◆ **Exercise objective**: Extract, unchanged, each line of the listing below from its first line through the line that contains "Answer: I*sqrt(417) ≈ 20.421*I", inclusive, and nothing else.

Raw data Block Start

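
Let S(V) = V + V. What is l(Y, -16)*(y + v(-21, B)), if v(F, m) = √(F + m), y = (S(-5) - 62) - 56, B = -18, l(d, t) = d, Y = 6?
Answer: -768 + 6*I*√39 ≈ -768.0 + 37.47*I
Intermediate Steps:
S(V) = 2*V
y = -128 (y = (2*(-5) - 62) - 56 = (-10 - 62) - 56 = -72 - 56 = -128)
l(Y, -16)*(y + v(-21, B)) = 6*(-128 + √(-21 - 18)) = 6*(-128 + √(-39)) = 6*(-128 + I*√39) = -768 + 6*I*√39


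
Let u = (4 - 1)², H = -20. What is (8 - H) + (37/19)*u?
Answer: 865/19 ≈ 45.526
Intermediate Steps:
u = 9 (u = 3² = 9)
(8 - H) + (37/19)*u = (8 - 1*(-20)) + (37/19)*9 = (8 + 20) + (37*(1/19))*9 = 28 + (37/19)*9 = 28 + 333/19 = 865/19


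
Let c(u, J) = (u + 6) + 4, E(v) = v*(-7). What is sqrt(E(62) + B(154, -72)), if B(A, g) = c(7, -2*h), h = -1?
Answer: I*sqrt(417) ≈ 20.421*I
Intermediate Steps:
E(v) = -7*v
c(u, J) = 10 + u (c(u, J) = (6 + u) + 4 = 10 + u)
B(A, g) = 17 (B(A, g) = 10 + 7 = 17)
sqrt(E(62) + B(154, -72)) = sqrt(-7*62 + 17) = sqrt(-434 + 17) = sqrt(-417) = I*sqrt(417)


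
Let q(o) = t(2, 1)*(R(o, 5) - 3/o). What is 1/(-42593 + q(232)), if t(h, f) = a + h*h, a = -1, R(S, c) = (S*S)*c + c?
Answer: 232/177429415 ≈ 1.3076e-6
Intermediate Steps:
R(S, c) = c + c*S² (R(S, c) = S²*c + c = c*S² + c = c + c*S²)
t(h, f) = -1 + h² (t(h, f) = -1 + h*h = -1 + h²)
q(o) = 15 - 9/o + 15*o² (q(o) = (-1 + 2²)*(5*(1 + o²) - 3/o) = (-1 + 4)*((5 + 5*o²) - 3/o) = 3*(5 - 3/o + 5*o²) = 15 - 9/o + 15*o²)
1/(-42593 + q(232)) = 1/(-42593 + (15 - 9/232 + 15*232²)) = 1/(-42593 + (15 - 9*1/232 + 15*53824)) = 1/(-42593 + (15 - 9/232 + 807360)) = 1/(-42593 + 187310991/232) = 1/(177429415/232) = 232/177429415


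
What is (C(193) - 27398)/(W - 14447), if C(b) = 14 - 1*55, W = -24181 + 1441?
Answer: 27439/37187 ≈ 0.73787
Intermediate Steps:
W = -22740
C(b) = -41 (C(b) = 14 - 55 = -41)
(C(193) - 27398)/(W - 14447) = (-41 - 27398)/(-22740 - 14447) = -27439/(-37187) = -27439*(-1/37187) = 27439/37187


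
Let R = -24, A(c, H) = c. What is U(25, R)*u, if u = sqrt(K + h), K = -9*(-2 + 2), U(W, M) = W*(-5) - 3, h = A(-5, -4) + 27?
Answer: -128*sqrt(22) ≈ -600.37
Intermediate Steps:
h = 22 (h = -5 + 27 = 22)
U(W, M) = -3 - 5*W (U(W, M) = -5*W - 3 = -3 - 5*W)
K = 0 (K = -9*0 = 0)
u = sqrt(22) (u = sqrt(0 + 22) = sqrt(22) ≈ 4.6904)
U(25, R)*u = (-3 - 5*25)*sqrt(22) = (-3 - 125)*sqrt(22) = -128*sqrt(22)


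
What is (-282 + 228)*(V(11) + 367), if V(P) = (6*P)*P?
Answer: -59022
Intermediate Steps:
V(P) = 6*P²
(-282 + 228)*(V(11) + 367) = (-282 + 228)*(6*11² + 367) = -54*(6*121 + 367) = -54*(726 + 367) = -54*1093 = -59022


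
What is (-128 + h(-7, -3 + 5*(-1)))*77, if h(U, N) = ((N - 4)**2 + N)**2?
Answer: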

Raw data Block End

◆ **Solved exercise**:
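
Let S(V) = V + V. What is l(Y, -16)*(y + v(-21, B)), if v(F, m) = √(F + m), y = (S(-5) - 62) - 56, B = -18, l(d, t) = d, Y = 6?
Answer: -768 + 6*I*√39 ≈ -768.0 + 37.47*I
Intermediate Steps:
S(V) = 2*V
y = -128 (y = (2*(-5) - 62) - 56 = (-10 - 62) - 56 = -72 - 56 = -128)
l(Y, -16)*(y + v(-21, B)) = 6*(-128 + √(-21 - 18)) = 6*(-128 + √(-39)) = 6*(-128 + I*√39) = -768 + 6*I*√39


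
Let u = (4 - 1)², H = -20. What is (8 - H) + (37/19)*u?
Answer: 865/19 ≈ 45.526
Intermediate Steps:
u = 9 (u = 3² = 9)
(8 - H) + (37/19)*u = (8 - 1*(-20)) + (37/19)*9 = (8 + 20) + (37*(1/19))*9 = 28 + (37/19)*9 = 28 + 333/19 = 865/19


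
Let c(u, J) = (u + 6) + 4, E(v) = v*(-7). What is sqrt(E(62) + B(154, -72)), if B(A, g) = c(7, -2*h), h = -1?
Answer: I*sqrt(417) ≈ 20.421*I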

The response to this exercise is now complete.